## Activity
Please repeat each of the records that follow, exactly as written.

## Collected data entries

▶

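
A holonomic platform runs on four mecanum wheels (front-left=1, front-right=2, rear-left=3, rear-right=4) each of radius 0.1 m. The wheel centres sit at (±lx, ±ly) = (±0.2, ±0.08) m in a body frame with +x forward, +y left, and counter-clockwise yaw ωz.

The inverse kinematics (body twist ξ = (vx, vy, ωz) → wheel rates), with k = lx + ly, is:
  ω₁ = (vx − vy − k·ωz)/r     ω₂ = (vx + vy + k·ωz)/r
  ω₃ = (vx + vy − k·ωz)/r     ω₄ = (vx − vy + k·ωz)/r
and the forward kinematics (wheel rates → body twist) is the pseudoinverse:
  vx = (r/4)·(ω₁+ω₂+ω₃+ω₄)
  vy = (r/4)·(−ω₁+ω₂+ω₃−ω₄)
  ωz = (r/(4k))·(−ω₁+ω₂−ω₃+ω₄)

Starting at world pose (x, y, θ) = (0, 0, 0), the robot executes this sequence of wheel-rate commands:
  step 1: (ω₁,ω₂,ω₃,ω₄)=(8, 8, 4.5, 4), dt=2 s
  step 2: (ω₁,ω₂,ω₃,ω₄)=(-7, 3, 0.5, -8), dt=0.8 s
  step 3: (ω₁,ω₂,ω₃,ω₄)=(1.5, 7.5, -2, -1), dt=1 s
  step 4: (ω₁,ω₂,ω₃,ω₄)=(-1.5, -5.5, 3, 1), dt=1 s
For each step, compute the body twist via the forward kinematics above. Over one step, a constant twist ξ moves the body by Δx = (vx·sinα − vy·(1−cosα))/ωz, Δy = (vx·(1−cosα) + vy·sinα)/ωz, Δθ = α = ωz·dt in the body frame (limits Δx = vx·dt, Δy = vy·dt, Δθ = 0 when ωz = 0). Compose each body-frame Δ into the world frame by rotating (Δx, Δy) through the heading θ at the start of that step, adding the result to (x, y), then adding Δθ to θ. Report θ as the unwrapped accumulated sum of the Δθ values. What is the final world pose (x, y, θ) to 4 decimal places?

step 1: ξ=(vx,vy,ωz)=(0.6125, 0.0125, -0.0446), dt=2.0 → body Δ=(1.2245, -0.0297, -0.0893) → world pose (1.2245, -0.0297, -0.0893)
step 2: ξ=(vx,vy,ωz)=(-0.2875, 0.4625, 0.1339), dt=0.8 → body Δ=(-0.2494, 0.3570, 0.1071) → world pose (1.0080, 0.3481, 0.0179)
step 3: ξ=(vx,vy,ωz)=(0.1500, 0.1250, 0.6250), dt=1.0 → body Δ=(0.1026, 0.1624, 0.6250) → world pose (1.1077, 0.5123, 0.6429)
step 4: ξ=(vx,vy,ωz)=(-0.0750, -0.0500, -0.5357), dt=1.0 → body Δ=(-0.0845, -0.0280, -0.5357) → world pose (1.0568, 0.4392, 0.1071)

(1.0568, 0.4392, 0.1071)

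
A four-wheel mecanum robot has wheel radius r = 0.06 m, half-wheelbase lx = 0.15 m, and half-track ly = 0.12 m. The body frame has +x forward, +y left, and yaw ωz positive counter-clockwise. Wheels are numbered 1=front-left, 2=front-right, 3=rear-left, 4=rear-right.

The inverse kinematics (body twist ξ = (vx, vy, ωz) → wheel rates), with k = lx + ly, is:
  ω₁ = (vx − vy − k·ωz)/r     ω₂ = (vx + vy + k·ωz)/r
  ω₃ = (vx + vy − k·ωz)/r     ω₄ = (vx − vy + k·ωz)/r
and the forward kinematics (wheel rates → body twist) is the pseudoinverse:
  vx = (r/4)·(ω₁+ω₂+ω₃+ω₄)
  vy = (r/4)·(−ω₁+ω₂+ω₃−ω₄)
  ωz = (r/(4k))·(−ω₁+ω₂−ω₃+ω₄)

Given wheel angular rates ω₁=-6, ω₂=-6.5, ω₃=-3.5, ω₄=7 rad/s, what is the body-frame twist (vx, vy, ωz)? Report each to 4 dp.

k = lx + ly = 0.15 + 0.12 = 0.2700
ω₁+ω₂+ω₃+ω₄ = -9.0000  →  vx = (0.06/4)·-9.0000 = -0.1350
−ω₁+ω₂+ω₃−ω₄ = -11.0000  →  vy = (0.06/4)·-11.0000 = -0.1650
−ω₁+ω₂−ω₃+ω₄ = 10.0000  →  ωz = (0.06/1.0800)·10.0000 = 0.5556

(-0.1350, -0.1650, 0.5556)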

◀

## Result
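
A holonomic platform runs on four mecanum wheels (front-left=1, front-right=2, rear-left=3, rear-right=4) each of radius 0.1 m. The wheel centres sit at (±lx, ±ly) = (±0.2, ±0.08) m in a body frame with +x forward, +y left, and counter-clockwise yaw ωz.

The inverse kinematics (body twist ξ = (vx, vy, ωz) → wheel rates), with k = lx + ly, is:
  ω₁ = (vx − vy − k·ωz)/r     ω₂ = (vx + vy + k·ωz)/r
  ω₃ = (vx + vy − k·ωz)/r     ω₄ = (vx − vy + k·ωz)/r
and the forward kinematics (wheel rates → body twist) is the pseudoinverse:
  vx = (r/4)·(ω₁+ω₂+ω₃+ω₄)
  vy = (r/4)·(−ω₁+ω₂+ω₃−ω₄)
  ωz = (r/(4k))·(−ω₁+ω₂−ω₃+ω₄)

Starting at world pose (x, y, θ) = (0, 0, 0), the robot executes this sequence of wheel-rate commands:
  step 1: (ω₁,ω₂,ω₃,ω₄)=(8, 8, 4.5, 4), dt=2 s
  step 2: (ω₁,ω₂,ω₃,ω₄)=(-7, 3, 0.5, -8), dt=0.8 s
  step 3: (ω₁,ω₂,ω₃,ω₄)=(1.5, 7.5, -2, -1), dt=1 s
  step 4: (ω₁,ω₂,ω₃,ω₄)=(-1.5, -5.5, 3, 1), dt=1 s
For each step, compute the body twist via the forward kinematics above. Over one step, a constant twist ξ moves the body by Δx = (vx·sinα − vy·(1−cosα))/ωz, Δy = (vx·(1−cosα) + vy·sinα)/ωz, Δθ = α = ωz·dt in the body frame (limits Δx = vx·dt, Δy = vy·dt, Δθ = 0 when ωz = 0). Compose each body-frame Δ into the world frame by rotating (Δx, Δy) through the heading θ at the start of that step, adding the result to (x, y), then adding Δθ to θ. Report θ as the unwrapped accumulated sum of the Δθ values. What is the final world pose (x, y, θ) to 4 decimal places?

step 1: ξ=(vx,vy,ωz)=(0.6125, 0.0125, -0.0446), dt=2.0 → body Δ=(1.2245, -0.0297, -0.0893) → world pose (1.2245, -0.0297, -0.0893)
step 2: ξ=(vx,vy,ωz)=(-0.2875, 0.4625, 0.1339), dt=0.8 → body Δ=(-0.2494, 0.3570, 0.1071) → world pose (1.0080, 0.3481, 0.0179)
step 3: ξ=(vx,vy,ωz)=(0.1500, 0.1250, 0.6250), dt=1.0 → body Δ=(0.1026, 0.1624, 0.6250) → world pose (1.1077, 0.5123, 0.6429)
step 4: ξ=(vx,vy,ωz)=(-0.0750, -0.0500, -0.5357), dt=1.0 → body Δ=(-0.0845, -0.0280, -0.5357) → world pose (1.0568, 0.4392, 0.1071)

(1.0568, 0.4392, 0.1071)

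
A four-wheel mecanum robot has wheel radius r = 0.06 m, half-wheelbase lx = 0.15 m, and half-track ly = 0.12 m. The body frame has +x forward, +y left, and yaw ωz positive counter-clockwise. Wheels are numbered 1=front-left, 2=front-right, 3=rear-left, 4=rear-right.

The inverse kinematics (body twist ξ = (vx, vy, ωz) → wheel rates), with k = lx + ly, is:
  ω₁ = (vx − vy − k·ωz)/r     ω₂ = (vx + vy + k·ωz)/r
  ω₃ = (vx + vy − k·ωz)/r     ω₄ = (vx − vy + k·ωz)/r
and the forward kinematics (wheel rates → body twist) is the pseudoinverse:
  vx = (r/4)·(ω₁+ω₂+ω₃+ω₄)
  vy = (r/4)·(−ω₁+ω₂+ω₃−ω₄)
  ωz = (r/(4k))·(−ω₁+ω₂−ω₃+ω₄)

Given wheel angular rates ω₁=-6, ω₂=-6.5, ω₃=-3.5, ω₄=7 rad/s, what is the body-frame twist (vx, vy, ωz)? Report each to 4 dp.

k = lx + ly = 0.15 + 0.12 = 0.2700
ω₁+ω₂+ω₃+ω₄ = -9.0000  →  vx = (0.06/4)·-9.0000 = -0.1350
−ω₁+ω₂+ω₃−ω₄ = -11.0000  →  vy = (0.06/4)·-11.0000 = -0.1650
−ω₁+ω₂−ω₃+ω₄ = 10.0000  →  ωz = (0.06/1.0800)·10.0000 = 0.5556

(-0.1350, -0.1650, 0.5556)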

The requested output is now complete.